((

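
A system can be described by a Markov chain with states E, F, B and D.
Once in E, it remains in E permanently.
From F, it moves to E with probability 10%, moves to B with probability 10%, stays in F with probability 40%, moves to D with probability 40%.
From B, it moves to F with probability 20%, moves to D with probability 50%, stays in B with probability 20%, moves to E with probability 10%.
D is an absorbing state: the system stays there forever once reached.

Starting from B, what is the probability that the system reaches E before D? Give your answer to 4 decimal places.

Let h(s) be the probability of absorption at E starting from transient state s. Then h(E) = 1 and h(D) = 0. By first-step analysis:
h(F) = 0.1·1 + 0.4·h(F) + 0.1·h(B) + 0.4·0
h(B) = 0.1·1 + 0.2·h(F) + 0.2·h(B) + 0.5·0
Solving: h(F) = 0.1957, h(B) = 0.1739.
Starting from B, the probability is 0.1739.

0.1739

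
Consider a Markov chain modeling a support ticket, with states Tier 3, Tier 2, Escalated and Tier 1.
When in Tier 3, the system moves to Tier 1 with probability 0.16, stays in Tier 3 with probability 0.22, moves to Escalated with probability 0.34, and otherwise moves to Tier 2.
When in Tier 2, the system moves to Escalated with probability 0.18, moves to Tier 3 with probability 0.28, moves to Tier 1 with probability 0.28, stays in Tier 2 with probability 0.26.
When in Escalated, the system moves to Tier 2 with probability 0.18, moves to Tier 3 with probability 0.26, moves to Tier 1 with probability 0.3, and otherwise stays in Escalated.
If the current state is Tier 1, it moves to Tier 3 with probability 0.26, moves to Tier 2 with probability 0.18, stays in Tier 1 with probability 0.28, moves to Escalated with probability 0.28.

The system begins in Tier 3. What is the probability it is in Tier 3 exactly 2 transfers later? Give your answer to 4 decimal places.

0.2568

Propagate the distribution vector 2 transfers from Tier 3.
After 0 transfers: (1.0000, 0.0000, 0.0000, 0.0000)
After 1 transfer: (0.2200, 0.2800, 0.3400, 0.1600)
After 2 transfers: (0.2568, 0.2244, 0.2584, 0.2604)
P(in Tier 3 after 2 transfers) = 0.2568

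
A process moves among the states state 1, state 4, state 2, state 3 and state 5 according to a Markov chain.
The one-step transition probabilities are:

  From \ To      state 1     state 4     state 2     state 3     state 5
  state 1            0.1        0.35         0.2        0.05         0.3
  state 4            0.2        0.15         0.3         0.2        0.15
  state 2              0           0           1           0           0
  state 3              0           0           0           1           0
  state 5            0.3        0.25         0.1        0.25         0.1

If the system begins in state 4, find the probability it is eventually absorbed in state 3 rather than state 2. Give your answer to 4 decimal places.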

))

= WHAT IS EXPECTED =
Nothing should be returned except the lines from the first line of the data above through the line with "D is an absorbing", each one exact.

= FINISHED TASK =
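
A system can be described by a Markov chain with states E, F, B and D.
Once in E, it remains in E permanently.
From F, it moves to E with probability 10%, moves to B with probability 10%, stays in F with probability 40%, moves to D with probability 40%.
From B, it moves to F with probability 20%, moves to D with probability 50%, stays in B with probability 20%, moves to E with probability 10%.
D is an absorbing state: the system stays there forever once reached.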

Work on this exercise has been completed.